● **YOUR ASSIGNMENT**
Scan the records below for the line containing "The plaintext blocks" and the line containing "CFB encryption: C_i". Copy both, plus every line between, exactly.

--- SUPPLIED ENTRIES ---

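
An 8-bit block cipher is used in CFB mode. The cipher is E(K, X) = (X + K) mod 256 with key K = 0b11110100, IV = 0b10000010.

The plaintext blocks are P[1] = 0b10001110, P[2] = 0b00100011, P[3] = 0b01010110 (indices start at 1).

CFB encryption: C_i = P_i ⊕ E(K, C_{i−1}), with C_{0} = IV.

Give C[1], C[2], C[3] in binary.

C[1] = 0b11111000, C[2] = 0b11001111, C[3] = 0b10010101

C[1]: E(K, 0b10000010) = 0b01110110; 0b10001110 ⊕ 0b01110110 = 0b11111000.
C[2]: E(K, 0b11111000) = 0b11101100; 0b00100011 ⊕ 0b11101100 = 0b11001111.
C[3]: E(K, 0b11001111) = 0b11000011; 0b01010110 ⊕ 0b11000011 = 0b10010101.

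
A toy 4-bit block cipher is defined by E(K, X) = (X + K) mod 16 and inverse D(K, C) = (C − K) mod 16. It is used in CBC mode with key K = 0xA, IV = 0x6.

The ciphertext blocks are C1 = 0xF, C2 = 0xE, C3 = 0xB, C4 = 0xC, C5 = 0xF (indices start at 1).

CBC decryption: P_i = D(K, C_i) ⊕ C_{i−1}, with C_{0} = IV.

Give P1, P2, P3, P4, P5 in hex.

P1: D(K, 0xF) = 0x5; 0x5 ⊕ 0x6 = 0x3.
P2: D(K, 0xE) = 0x4; 0x4 ⊕ 0xF = 0xB.
P3: D(K, 0xB) = 0x1; 0x1 ⊕ 0xE = 0xF.
P4: D(K, 0xC) = 0x2; 0x2 ⊕ 0xB = 0x9.
P5: D(K, 0xF) = 0x5; 0x5 ⊕ 0xC = 0x9.

P1 = 0x3, P2 = 0xB, P3 = 0xF, P4 = 0x9, P5 = 0x9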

---

● **ANSWER TO THE EXERCISE**
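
The plaintext blocks are P[1] = 0b10001110, P[2] = 0b00100011, P[3] = 0b01010110 (indices start at 1).

CFB encryption: C_i = P_i ⊕ E(K, C_{i−1}), with C_{0} = IV.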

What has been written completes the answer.